→ **ASSIGNMENT**
Return exactly the span of lines in the following data that opens with the line containing "Answer: -17340" and closes with the line containing "Answer: -9681/20 ≈ -484.05". Include nothing else.

-------

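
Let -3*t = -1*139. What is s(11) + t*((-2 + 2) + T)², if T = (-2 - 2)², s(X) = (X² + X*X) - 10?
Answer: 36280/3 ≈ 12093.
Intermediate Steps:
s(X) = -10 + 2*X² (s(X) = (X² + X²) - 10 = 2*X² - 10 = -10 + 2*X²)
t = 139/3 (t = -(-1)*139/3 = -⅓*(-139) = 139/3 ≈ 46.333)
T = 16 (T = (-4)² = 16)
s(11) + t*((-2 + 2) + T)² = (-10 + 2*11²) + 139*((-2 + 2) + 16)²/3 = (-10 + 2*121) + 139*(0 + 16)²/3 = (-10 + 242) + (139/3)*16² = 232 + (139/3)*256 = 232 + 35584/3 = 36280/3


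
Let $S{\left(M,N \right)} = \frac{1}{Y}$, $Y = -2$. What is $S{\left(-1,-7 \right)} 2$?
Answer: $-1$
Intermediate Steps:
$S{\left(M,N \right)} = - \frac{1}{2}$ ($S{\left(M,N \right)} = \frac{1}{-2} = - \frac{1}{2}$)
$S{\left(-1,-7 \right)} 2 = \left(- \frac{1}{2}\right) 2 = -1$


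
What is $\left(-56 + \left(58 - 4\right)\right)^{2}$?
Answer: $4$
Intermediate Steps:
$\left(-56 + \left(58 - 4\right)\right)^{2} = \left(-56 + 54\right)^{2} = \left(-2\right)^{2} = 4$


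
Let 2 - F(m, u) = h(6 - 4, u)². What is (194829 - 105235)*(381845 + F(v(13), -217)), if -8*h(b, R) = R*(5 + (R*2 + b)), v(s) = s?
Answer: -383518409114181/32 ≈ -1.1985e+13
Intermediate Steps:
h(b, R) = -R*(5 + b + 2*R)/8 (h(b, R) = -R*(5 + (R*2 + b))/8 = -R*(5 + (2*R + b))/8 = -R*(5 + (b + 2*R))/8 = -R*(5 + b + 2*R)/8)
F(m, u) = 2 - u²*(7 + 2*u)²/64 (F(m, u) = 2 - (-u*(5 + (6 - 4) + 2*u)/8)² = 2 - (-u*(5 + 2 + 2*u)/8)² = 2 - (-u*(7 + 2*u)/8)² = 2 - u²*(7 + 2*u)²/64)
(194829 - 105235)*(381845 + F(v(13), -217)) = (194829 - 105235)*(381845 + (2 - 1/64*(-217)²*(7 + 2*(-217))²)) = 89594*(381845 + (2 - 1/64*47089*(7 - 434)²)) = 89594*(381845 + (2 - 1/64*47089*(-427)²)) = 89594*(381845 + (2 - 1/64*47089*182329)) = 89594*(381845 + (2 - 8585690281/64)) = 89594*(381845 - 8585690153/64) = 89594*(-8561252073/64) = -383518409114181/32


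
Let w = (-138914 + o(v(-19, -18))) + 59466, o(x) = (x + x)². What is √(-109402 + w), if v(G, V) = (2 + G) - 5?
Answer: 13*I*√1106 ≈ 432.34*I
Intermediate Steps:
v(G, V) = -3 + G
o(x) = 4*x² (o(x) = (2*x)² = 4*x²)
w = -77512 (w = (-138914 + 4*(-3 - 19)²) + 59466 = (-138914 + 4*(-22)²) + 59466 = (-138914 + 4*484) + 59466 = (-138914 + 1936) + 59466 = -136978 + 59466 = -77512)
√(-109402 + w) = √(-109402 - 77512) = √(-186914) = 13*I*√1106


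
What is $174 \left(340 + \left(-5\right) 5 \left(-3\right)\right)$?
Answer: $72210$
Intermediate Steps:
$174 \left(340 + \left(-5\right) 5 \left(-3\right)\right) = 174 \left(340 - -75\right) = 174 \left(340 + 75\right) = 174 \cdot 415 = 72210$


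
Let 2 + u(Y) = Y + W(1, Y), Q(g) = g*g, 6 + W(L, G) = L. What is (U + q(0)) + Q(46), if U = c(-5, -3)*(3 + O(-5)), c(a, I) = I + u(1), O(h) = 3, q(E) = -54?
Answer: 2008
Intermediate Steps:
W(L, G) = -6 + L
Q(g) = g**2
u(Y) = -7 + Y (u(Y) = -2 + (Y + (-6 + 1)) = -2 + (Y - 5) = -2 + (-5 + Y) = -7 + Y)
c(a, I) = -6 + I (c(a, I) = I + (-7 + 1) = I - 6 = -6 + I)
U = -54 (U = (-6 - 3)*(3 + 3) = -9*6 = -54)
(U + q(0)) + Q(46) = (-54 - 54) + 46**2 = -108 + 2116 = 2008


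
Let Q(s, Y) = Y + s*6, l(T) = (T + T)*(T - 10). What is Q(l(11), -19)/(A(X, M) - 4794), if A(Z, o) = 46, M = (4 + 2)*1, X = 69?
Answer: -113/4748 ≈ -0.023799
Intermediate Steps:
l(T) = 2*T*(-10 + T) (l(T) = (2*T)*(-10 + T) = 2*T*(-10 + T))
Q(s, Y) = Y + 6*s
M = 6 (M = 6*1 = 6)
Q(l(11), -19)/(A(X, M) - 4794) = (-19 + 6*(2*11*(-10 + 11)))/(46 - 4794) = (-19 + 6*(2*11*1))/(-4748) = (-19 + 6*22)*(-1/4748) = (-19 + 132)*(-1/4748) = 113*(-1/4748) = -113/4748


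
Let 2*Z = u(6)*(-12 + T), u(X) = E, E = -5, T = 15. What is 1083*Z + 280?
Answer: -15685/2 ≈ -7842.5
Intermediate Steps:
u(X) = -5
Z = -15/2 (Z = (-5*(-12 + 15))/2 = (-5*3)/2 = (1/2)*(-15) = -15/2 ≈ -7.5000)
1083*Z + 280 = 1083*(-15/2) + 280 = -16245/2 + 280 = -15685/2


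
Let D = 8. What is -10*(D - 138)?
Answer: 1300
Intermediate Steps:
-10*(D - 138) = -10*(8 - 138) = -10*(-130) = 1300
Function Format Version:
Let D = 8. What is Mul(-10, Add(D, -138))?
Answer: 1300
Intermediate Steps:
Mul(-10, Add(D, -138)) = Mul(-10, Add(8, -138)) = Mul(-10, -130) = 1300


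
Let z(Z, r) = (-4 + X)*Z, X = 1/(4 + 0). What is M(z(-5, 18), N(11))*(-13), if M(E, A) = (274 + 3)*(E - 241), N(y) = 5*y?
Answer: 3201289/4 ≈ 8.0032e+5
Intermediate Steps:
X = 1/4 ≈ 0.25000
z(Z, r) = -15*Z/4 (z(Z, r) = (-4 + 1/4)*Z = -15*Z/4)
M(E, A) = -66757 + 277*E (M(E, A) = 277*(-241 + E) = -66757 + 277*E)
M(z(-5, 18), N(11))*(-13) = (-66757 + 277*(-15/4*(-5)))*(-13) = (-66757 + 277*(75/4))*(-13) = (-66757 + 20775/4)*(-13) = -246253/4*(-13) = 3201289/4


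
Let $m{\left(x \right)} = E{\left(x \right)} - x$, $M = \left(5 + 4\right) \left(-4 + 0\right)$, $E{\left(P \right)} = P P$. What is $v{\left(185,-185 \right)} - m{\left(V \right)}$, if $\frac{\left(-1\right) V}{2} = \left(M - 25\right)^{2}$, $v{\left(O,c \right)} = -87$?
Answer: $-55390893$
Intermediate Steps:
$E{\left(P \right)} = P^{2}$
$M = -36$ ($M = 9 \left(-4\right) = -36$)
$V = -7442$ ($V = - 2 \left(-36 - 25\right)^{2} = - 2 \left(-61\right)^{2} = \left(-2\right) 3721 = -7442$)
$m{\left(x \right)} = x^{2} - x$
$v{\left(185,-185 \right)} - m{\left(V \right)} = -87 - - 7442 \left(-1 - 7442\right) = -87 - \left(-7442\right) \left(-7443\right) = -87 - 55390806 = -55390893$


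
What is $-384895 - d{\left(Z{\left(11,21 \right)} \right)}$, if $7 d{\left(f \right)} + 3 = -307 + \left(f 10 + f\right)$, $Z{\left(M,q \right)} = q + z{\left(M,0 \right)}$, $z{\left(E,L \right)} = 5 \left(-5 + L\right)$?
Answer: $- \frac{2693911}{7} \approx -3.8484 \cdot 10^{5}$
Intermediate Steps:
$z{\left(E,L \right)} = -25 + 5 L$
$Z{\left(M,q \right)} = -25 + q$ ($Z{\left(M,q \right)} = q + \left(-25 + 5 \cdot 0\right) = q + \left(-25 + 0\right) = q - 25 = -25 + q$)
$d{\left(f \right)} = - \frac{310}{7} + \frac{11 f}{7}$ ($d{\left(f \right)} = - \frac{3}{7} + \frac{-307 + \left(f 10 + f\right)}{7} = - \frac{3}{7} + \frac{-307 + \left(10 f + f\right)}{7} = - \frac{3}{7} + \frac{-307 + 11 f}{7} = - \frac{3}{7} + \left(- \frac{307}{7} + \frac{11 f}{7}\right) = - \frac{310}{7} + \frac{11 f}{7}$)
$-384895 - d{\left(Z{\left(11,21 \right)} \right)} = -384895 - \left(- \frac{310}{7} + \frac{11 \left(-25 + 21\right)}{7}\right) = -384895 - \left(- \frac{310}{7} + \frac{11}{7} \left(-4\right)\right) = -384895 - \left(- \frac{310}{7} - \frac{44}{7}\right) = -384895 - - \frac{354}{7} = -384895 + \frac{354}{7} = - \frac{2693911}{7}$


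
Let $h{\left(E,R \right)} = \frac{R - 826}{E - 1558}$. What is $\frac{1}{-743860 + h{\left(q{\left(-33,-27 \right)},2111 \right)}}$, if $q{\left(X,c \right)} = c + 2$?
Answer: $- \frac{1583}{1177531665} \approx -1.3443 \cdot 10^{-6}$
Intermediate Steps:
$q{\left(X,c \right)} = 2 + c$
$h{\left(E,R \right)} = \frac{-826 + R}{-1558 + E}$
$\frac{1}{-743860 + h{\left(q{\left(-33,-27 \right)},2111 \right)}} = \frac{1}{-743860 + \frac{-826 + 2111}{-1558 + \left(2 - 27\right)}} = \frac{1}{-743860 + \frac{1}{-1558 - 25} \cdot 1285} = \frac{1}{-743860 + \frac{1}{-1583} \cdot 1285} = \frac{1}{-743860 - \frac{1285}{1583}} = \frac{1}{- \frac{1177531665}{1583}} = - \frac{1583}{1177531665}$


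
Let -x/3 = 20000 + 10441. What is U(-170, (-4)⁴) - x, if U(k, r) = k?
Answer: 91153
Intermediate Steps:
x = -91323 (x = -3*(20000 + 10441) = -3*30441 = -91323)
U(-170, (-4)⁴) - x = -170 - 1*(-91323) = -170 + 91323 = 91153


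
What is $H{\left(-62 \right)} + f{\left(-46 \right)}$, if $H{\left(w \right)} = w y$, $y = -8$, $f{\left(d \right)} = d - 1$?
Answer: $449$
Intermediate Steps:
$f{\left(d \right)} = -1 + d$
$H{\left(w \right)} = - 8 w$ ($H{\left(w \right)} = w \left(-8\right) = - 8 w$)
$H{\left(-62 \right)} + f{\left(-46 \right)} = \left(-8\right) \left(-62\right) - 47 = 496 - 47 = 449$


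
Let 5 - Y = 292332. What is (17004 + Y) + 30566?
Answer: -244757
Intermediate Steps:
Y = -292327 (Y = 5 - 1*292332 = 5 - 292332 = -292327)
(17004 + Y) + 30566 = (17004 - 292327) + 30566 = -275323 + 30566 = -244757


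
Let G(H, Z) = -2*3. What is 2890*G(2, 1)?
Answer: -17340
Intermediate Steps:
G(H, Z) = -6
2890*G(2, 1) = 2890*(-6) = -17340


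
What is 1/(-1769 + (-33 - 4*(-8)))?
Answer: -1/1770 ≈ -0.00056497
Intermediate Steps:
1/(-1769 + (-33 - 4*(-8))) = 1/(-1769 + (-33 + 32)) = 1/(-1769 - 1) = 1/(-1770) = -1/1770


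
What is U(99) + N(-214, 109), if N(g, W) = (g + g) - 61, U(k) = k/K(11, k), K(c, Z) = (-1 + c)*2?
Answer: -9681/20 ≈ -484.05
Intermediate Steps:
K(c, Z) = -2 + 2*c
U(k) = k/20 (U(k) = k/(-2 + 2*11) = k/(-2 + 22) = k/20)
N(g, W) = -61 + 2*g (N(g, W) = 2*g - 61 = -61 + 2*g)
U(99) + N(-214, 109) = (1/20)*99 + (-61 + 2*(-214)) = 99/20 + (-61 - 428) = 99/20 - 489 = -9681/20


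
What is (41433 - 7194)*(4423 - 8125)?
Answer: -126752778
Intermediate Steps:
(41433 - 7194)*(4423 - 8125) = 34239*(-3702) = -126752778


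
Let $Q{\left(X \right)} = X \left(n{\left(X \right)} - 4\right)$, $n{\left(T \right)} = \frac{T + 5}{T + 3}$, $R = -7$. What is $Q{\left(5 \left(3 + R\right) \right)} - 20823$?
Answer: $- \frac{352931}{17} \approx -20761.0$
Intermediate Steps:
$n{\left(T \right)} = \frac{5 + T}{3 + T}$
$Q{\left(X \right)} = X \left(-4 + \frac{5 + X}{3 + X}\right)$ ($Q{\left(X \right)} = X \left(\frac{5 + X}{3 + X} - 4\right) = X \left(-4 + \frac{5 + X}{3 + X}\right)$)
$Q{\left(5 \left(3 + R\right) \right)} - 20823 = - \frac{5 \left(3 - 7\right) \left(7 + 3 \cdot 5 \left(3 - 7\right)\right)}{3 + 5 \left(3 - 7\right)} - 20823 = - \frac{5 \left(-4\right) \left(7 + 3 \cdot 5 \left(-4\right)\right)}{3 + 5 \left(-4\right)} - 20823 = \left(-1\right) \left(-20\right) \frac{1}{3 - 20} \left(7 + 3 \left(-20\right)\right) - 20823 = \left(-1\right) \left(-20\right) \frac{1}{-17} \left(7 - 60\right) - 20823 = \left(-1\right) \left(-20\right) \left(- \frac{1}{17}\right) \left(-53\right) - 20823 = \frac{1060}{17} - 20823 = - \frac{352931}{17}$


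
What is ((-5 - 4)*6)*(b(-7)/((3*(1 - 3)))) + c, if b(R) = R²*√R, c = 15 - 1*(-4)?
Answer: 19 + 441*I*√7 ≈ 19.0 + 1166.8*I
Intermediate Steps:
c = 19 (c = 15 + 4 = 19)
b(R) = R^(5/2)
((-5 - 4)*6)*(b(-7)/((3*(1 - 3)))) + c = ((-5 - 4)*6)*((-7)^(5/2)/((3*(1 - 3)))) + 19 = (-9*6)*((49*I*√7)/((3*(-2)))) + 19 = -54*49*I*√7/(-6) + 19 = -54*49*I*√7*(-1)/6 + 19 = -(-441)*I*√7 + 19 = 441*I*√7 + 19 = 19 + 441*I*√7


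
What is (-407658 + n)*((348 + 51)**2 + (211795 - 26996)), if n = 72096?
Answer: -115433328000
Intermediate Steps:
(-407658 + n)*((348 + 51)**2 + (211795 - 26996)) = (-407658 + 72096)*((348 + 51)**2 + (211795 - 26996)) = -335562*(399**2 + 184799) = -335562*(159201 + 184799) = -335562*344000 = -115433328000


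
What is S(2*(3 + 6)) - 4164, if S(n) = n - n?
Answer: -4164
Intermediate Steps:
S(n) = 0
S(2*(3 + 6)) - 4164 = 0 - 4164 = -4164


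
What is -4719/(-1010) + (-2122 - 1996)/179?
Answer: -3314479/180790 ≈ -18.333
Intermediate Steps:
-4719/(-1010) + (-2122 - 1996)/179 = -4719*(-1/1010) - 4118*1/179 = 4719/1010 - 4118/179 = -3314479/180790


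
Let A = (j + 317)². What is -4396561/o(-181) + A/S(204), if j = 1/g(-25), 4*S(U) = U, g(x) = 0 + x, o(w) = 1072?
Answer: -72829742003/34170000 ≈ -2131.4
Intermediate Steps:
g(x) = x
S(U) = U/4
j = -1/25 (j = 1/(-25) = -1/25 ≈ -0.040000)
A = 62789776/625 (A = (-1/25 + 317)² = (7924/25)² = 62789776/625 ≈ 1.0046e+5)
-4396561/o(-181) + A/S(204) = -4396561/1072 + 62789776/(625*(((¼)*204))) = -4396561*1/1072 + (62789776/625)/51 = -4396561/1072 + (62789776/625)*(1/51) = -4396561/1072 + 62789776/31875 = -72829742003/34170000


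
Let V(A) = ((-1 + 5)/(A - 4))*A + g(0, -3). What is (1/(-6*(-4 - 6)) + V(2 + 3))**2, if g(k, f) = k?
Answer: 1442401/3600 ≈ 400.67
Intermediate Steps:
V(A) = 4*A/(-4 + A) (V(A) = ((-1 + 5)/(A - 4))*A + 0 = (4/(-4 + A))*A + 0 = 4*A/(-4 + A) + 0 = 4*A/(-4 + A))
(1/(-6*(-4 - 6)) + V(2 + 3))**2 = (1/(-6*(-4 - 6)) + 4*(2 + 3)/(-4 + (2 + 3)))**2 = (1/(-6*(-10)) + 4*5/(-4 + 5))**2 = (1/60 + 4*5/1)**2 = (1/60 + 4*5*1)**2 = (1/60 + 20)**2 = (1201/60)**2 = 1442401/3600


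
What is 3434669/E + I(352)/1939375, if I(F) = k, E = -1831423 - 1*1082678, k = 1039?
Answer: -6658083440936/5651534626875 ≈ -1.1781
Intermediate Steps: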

-------

→ **EXERCISE SOLUTION**
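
Answer: -17340
Intermediate Steps:
G(H, Z) = -6
2890*G(2, 1) = 2890*(-6) = -17340


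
What is 1/(-1769 + (-33 - 4*(-8)))?
Answer: -1/1770 ≈ -0.00056497
Intermediate Steps:
1/(-1769 + (-33 - 4*(-8))) = 1/(-1769 + (-33 + 32)) = 1/(-1769 - 1) = 1/(-1770) = -1/1770


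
What is U(99) + N(-214, 109), if N(g, W) = (g + g) - 61, U(k) = k/K(11, k), K(c, Z) = (-1 + c)*2?
Answer: -9681/20 ≈ -484.05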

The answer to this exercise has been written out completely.